Here is the task for the records below: repeat exactly the lines from the one with "2: Aero over" to the one with "6: Bolt over", both included, and nothing else.

Records contained in a dataset:
══════

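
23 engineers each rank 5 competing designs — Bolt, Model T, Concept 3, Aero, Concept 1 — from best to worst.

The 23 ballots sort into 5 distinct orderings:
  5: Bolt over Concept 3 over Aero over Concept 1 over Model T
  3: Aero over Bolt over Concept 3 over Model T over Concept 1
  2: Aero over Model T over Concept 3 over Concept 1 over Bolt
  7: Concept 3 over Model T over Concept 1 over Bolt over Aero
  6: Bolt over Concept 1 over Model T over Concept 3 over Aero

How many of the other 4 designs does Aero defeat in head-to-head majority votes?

Aero against each rival (23 engineers):
Aero vs Bolt: Bolt, 18–5.
Aero vs Model T: Model T wins 13–10.
Aero–Concept 3: Concept 3 18–5.
Aero vs Concept 1: Concept 1 wins 13–10.
Aero beats no one; loses to Bolt, Model T, Concept 3, Concept 1 — 0 pairwise wins.

0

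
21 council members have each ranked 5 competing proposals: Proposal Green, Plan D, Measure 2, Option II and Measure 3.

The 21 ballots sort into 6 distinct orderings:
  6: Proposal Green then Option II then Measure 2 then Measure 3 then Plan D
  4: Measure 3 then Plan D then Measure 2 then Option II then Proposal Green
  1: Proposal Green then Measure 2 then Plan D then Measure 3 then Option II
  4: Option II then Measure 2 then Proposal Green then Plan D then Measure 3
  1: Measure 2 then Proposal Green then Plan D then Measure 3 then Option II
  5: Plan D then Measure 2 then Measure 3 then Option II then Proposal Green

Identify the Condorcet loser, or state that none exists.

none

Pairwise majorities:
Proposal Green vs Plan D: 12 to 9, Proposal Green.
Proposal Green vs Measure 2: 6+1 = 7 for Proposal Green, 14 for Measure 2 — Measure 2 by 14–7.
Proposal Green vs Option II: 8 to 13, Option II.
Proposal Green vs Measure 3: Proposal Green, 12–9.
Plan D vs Measure 2: Plan D preferred on 4+5 = 9 ballots; Measure 2 wins 12–9.
Plan D vs Option II: 4+1+1+5 = 11 for Plan D, 10 for Option II — Plan D by 11–10.
Plan D vs Measure 3: 11 to 10, Plan D.
Measure 2 vs Option II: 4+1+1+5 = 11 for Measure 2, 10 for Option II — Measure 2 by 11–10.
Measure 2 vs Measure 3: 6+1+4+1+5 = 17 for Measure 2, 4 for Measure 3 — Measure 2 by 17–4.
Option II–Measure 3: Measure 3 11–10.
Every option wins at least one matchup (Proposal Green beats Plan D; Plan D beats Option II; Measure 2 beats Proposal Green; Option II beats Proposal Green; Measure 3 beats Option II), so there is no Condorcet loser.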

══════

Result for this task:
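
  2: Aero over Model T over Concept 3 over Concept 1 over Bolt
  7: Concept 3 over Model T over Concept 1 over Bolt over Aero
  6: Bolt over Concept 1 over Model T over Concept 3 over Aero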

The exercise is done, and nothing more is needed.